━━━ Excerpted data

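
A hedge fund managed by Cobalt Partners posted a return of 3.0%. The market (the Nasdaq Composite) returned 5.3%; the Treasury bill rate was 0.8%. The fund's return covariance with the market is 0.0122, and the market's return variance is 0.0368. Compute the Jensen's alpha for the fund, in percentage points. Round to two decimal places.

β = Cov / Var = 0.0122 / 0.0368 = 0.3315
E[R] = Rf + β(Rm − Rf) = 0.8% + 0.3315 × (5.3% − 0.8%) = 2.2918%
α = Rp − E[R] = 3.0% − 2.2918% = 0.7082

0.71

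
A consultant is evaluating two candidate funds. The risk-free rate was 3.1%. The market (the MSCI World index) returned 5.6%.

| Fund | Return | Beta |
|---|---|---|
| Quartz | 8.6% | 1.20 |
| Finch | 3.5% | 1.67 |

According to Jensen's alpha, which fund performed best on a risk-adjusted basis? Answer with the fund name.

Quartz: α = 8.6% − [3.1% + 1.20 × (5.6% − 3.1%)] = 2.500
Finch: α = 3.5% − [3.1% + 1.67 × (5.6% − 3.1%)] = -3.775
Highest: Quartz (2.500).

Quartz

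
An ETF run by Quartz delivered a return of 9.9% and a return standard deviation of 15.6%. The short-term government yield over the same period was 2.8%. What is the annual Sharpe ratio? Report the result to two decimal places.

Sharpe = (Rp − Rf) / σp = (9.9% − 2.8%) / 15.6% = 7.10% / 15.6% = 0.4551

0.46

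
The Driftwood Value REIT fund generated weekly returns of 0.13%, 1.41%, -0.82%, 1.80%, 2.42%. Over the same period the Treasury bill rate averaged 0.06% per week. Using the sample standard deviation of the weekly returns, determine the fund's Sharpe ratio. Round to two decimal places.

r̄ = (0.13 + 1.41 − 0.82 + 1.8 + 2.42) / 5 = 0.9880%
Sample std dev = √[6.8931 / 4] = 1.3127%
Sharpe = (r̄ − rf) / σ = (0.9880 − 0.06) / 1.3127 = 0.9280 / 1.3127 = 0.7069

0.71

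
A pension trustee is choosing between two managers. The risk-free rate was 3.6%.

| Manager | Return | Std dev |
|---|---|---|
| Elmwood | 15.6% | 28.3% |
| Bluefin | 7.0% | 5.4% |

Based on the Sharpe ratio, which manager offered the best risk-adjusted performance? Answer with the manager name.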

━━━━━━
━━━ Excerpted data

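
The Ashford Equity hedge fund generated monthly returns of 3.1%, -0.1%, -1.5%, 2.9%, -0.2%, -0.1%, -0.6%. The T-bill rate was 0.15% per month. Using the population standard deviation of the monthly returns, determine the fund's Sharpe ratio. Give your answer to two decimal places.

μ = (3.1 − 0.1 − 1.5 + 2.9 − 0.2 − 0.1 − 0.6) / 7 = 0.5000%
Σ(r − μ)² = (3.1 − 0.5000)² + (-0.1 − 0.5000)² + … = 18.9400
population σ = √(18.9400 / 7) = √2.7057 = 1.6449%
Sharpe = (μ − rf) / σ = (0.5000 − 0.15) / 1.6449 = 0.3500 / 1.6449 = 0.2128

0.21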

━━━━━━

What to produce | When the line with "The Driftwood Value" is reached in the data above, start copying there, and copy each line exactly until the line with "Based on the" has been copied; copy nothing else.

Exercise output |
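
The Driftwood Value REIT fund generated weekly returns of 0.13%, 1.41%, -0.82%, 1.80%, 2.42%. Over the same period the Treasury bill rate averaged 0.06% per week. Using the sample standard deviation of the weekly returns, determine the fund's Sharpe ratio. Round to two decimal places.

r̄ = (0.13 + 1.41 − 0.82 + 1.8 + 2.42) / 5 = 0.9880%
Sample std dev = √[6.8931 / 4] = 1.3127%
Sharpe = (r̄ − rf) / σ = (0.9880 − 0.06) / 1.3127 = 0.9280 / 1.3127 = 0.7069

0.71

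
A pension trustee is choosing between two managers. The risk-free rate was 3.6%.

| Manager | Return | Std dev |
|---|---|---|
| Elmwood | 15.6% | 28.3% |
| Bluefin | 7.0% | 5.4% |

Based on the Sharpe ratio, which manager offered the best risk-adjusted performance? Answer with the manager name.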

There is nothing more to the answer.